With the string "corner" as the filter, copy each matching line from the records.

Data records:
[Start of Attachment]

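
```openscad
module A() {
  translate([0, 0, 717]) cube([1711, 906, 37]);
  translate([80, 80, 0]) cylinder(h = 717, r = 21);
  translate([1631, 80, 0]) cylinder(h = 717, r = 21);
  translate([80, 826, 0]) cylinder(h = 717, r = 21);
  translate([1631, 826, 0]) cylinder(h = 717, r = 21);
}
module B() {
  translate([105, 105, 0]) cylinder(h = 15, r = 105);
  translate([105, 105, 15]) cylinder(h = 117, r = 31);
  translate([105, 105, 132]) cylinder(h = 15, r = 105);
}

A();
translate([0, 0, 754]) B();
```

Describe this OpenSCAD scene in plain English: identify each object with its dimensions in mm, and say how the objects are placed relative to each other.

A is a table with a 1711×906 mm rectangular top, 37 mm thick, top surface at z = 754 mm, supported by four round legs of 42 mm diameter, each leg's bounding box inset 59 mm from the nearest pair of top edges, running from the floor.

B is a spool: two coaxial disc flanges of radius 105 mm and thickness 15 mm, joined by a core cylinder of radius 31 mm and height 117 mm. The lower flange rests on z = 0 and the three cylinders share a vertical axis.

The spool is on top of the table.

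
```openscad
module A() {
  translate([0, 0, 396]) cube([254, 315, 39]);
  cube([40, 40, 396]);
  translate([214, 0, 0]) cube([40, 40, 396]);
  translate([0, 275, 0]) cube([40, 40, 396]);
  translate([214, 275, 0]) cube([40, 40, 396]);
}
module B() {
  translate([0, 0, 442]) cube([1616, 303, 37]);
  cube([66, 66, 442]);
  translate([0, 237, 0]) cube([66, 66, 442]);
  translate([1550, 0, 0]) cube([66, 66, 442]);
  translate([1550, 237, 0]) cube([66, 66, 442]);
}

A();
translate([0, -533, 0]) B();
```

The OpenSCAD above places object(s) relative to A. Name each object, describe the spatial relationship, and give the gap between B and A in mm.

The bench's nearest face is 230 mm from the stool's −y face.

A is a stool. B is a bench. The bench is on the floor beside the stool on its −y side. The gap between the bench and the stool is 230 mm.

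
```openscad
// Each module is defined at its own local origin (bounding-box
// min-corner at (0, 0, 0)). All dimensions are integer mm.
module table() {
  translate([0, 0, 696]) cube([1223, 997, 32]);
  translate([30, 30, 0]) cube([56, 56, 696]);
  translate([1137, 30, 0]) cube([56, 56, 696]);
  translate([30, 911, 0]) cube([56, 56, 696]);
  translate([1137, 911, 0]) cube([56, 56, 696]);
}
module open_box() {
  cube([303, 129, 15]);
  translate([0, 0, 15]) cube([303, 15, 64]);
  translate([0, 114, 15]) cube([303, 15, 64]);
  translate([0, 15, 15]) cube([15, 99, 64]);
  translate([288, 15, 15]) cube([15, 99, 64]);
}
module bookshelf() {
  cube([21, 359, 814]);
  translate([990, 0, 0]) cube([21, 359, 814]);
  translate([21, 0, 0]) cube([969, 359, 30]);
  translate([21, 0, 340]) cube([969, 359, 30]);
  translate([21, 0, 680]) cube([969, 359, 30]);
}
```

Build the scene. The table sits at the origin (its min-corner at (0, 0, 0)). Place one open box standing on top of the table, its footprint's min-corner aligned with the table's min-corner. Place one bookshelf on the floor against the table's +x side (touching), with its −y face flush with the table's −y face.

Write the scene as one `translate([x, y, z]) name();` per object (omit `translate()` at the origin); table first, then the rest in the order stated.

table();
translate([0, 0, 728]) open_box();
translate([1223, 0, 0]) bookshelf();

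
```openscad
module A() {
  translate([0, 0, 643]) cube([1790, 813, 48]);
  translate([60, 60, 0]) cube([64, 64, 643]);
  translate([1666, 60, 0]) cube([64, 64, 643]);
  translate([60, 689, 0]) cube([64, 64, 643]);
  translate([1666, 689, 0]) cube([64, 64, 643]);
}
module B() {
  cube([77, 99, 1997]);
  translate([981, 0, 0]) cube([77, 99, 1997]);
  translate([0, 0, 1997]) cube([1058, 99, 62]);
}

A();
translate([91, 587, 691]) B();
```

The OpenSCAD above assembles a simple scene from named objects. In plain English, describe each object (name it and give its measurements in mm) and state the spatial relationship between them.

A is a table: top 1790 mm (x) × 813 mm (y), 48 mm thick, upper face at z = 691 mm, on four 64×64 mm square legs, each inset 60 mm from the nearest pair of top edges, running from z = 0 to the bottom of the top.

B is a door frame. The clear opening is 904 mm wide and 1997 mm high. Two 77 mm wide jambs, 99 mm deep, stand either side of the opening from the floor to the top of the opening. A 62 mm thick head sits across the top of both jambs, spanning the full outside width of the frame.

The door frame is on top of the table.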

[End of Attachment]

## Response box:
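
// min-corner at (0, 0, 0)). All dimensions are integer mm.
Build the scene. The table sits at the origin (its min-corner at (0, 0, 0)). Place one open box standing on top of the table, its footprint's min-corner aligned with the table's min-corner. Place one bookshelf on the floor against the table's +x side (touching), with its −y face flush with the table's −y face.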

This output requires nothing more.